Records for processing:
********

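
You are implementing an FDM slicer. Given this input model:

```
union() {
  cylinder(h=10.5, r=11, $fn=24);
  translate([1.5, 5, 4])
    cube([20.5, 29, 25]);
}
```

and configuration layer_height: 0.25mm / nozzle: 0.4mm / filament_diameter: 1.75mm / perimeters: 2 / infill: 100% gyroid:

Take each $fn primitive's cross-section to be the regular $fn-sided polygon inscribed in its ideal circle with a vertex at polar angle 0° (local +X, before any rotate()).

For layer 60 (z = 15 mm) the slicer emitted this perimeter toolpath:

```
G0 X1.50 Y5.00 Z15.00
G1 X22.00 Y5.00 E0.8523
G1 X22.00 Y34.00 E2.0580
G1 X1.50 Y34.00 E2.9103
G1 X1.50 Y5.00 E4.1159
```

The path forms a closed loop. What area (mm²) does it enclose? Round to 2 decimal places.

Apply the shoelace formula to the sequence of (X, Y) vertices; enclosed area = 594.50 mm².

594.50 mm²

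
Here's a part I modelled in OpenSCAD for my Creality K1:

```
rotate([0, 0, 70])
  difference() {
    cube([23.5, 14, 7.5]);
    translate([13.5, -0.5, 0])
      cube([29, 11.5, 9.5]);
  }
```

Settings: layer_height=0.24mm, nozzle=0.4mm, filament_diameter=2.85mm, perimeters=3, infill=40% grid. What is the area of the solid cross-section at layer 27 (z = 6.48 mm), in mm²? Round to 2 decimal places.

219.00 mm²

At z = 6.48 mm: the cube (footprint 23.5×14) is included at this height (area 329.00 mm²); the cube at (13.5, -0.5) (footprint 29×11.5) is included at this height (area 333.50 mm²); After the difference (first − rest): starting from the 23.5×14 cube (329.00 mm²), the 29×11.5 cube at (13.5, -0.5) partially overlaps it — only the 110.00 mm² overlap (of its 333.50 mm²) is removed, clipping the outline — area = 219.00 mm²; (rotated 70° about Z; rotation is an isometry so areas/perimeters/island counts are preserved). Overall, the cross-section is a single solid region. Net area = 219.00 mm².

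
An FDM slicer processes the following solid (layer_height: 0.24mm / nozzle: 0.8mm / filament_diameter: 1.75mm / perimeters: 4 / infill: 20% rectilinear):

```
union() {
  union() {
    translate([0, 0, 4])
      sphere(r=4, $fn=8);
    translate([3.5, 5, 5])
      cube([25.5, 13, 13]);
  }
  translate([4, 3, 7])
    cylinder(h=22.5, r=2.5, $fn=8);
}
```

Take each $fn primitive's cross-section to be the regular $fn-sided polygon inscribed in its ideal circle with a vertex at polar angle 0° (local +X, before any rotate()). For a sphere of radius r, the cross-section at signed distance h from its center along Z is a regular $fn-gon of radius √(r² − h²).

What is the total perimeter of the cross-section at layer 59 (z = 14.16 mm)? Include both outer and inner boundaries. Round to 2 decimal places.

88.46 mm

At z = 14.16 mm: the sphere is absent (|z−center|=10.160 > r=4); the 25.5×13 cube at (3.5, 5) contributes its full rectangle (perimeter 77.00 mm); Combining (union): only the 25.5×13 cube at (3.5, 5) is present, so the union is just that shape — boundary = 77.00 mm; the r=2.5 cylinder at (4, 3) contributes a regular 8-gon of circumradius 2.5 (perimeter = 2·8·2.500·sin(180°/8) = 15.31 mm); Merging all regions: the regions partially overlap (shared area 0.50 mm²), so the edge portions inside another operand are dropped and the merged outline is re-measured after clipping — boundary = 88.46 mm. Overall, the cross-section is a single solid region. Total boundary length (outer) = 88.46 mm.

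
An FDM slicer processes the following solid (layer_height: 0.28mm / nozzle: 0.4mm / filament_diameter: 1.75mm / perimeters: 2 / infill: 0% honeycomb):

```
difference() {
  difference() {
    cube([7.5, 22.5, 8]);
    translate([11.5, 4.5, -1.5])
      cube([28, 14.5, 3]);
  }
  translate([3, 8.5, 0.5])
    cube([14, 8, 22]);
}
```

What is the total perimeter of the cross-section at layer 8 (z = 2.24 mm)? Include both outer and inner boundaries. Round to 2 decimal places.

At z = 2.24 mm: the cube (footprint 7.5×22.5) is included at this height (perimeter 60.00 mm); the cube at (11.5, 4.5) does not reach this height (z outside [-1.5, 1.5]); Taking the first minus the rest: none of the subtracted shapes is present at this height, so the 7.5×22.5 cube is unchanged — boundary = 60.00 mm; the cube at (3, 8.5) (footprint 14×8) is included at this height (perimeter 44.00 mm); Taking the first minus the rest: starting from that combined region, the 14×8 cube at (3, 8.5) partially overlaps it — only the 36.00 mm² overlap (of its 112.00 mm²) is removed, clipping the outline — boundary = 69.00 mm. Overall, the cross-section is a single solid region. Total boundary length (outer) = 69.00 mm.

69.00 mm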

********

The task:
Copy every line that appears above, with each word kept as it is.

Answer to the problem:
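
You are implementing an FDM slicer. Given this input model:

```
union() {
  cylinder(h=10.5, r=11, $fn=24);
  translate([1.5, 5, 4])
    cube([20.5, 29, 25]);
}
```

and configuration layer_height: 0.25mm / nozzle: 0.4mm / filament_diameter: 1.75mm / perimeters: 2 / infill: 100% gyroid:

Take each $fn primitive's cross-section to be the regular $fn-sided polygon inscribed in its ideal circle with a vertex at polar angle 0° (local +X, before any rotate()).

For layer 60 (z = 15 mm) the slicer emitted this perimeter toolpath:

```
G0 X1.50 Y5.00 Z15.00
G1 X22.00 Y5.00 E0.8523
G1 X22.00 Y34.00 E2.0580
G1 X1.50 Y34.00 E2.9103
G1 X1.50 Y5.00 E4.1159
```

The path forms a closed loop. What area (mm²) does it enclose? Round to 2 decimal places.

Apply the shoelace formula to the sequence of (X, Y) vertices; enclosed area = 594.50 mm².

594.50 mm²

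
Here's a part I modelled in OpenSCAD for my Creality K1:

```
rotate([0, 0, 70])
  difference() {
    cube([23.5, 14, 7.5]);
    translate([13.5, -0.5, 0])
      cube([29, 11.5, 9.5]);
  }
```

Settings: layer_height=0.24mm, nozzle=0.4mm, filament_diameter=2.85mm, perimeters=3, infill=40% grid. What is the area of the solid cross-section at layer 27 (z = 6.48 mm), in mm²? Round to 2 decimal places.

219.00 mm²

At z = 6.48 mm: the cube (footprint 23.5×14) is included at this height (area 329.00 mm²); the cube at (13.5, -0.5) (footprint 29×11.5) is included at this height (area 333.50 mm²); After the difference (first − rest): starting from the 23.5×14 cube (329.00 mm²), the 29×11.5 cube at (13.5, -0.5) partially overlaps it — only the 110.00 mm² overlap (of its 333.50 mm²) is removed, clipping the outline — area = 219.00 mm²; (rotated 70° about Z; rotation is an isometry so areas/perimeters/island counts are preserved). Overall, the cross-section is a single solid region. Net area = 219.00 mm².

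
An FDM slicer processes the following solid (layer_height: 0.24mm / nozzle: 0.8mm / filament_diameter: 1.75mm / perimeters: 4 / infill: 20% rectilinear):

```
union() {
  union() {
    translate([0, 0, 4])
      sphere(r=4, $fn=8);
    translate([3.5, 5, 5])
      cube([25.5, 13, 13]);
  }
  translate([4, 3, 7])
    cylinder(h=22.5, r=2.5, $fn=8);
}
```

Take each $fn primitive's cross-section to be the regular $fn-sided polygon inscribed in its ideal circle with a vertex at polar angle 0° (local +X, before any rotate()). For a sphere of radius r, the cross-section at signed distance h from its center along Z is a regular $fn-gon of radius √(r² − h²).

What is the total perimeter of the cross-section at layer 59 (z = 14.16 mm)? Include both outer and inner boundaries. Round to 2 decimal places.

88.46 mm

At z = 14.16 mm: the sphere is absent (|z−center|=10.160 > r=4); the 25.5×13 cube at (3.5, 5) contributes its full rectangle (perimeter 77.00 mm); Combining (union): only the 25.5×13 cube at (3.5, 5) is present, so the union is just that shape — boundary = 77.00 mm; the r=2.5 cylinder at (4, 3) contributes a regular 8-gon of circumradius 2.5 (perimeter = 2·8·2.500·sin(180°/8) = 15.31 mm); Merging all regions: the regions partially overlap (shared area 0.50 mm²), so the edge portions inside another operand are dropped and the merged outline is re-measured after clipping — boundary = 88.46 mm. Overall, the cross-section is a single solid region. Total boundary length (outer) = 88.46 mm.

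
An FDM slicer processes the following solid (layer_height: 0.28mm / nozzle: 0.4mm / filament_diameter: 1.75mm / perimeters: 2 / infill: 0% honeycomb):

```
difference() {
  difference() {
    cube([7.5, 22.5, 8]);
    translate([11.5, 4.5, -1.5])
      cube([28, 14.5, 3]);
  }
  translate([3, 8.5, 0.5])
    cube([14, 8, 22]);
}
```

What is the total perimeter of the cross-section at layer 8 (z = 2.24 mm)? Include both outer and inner boundaries. Round to 2 decimal places.

At z = 2.24 mm: the cube (footprint 7.5×22.5) is included at this height (perimeter 60.00 mm); the cube at (11.5, 4.5) does not reach this height (z outside [-1.5, 1.5]); Taking the first minus the rest: none of the subtracted shapes is present at this height, so the 7.5×22.5 cube is unchanged — boundary = 60.00 mm; the cube at (3, 8.5) (footprint 14×8) is included at this height (perimeter 44.00 mm); Taking the first minus the rest: starting from that combined region, the 14×8 cube at (3, 8.5) partially overlaps it — only the 36.00 mm² overlap (of its 112.00 mm²) is removed, clipping the outline — boundary = 69.00 mm. Overall, the cross-section is a single solid region. Total boundary length (outer) = 69.00 mm.

69.00 mm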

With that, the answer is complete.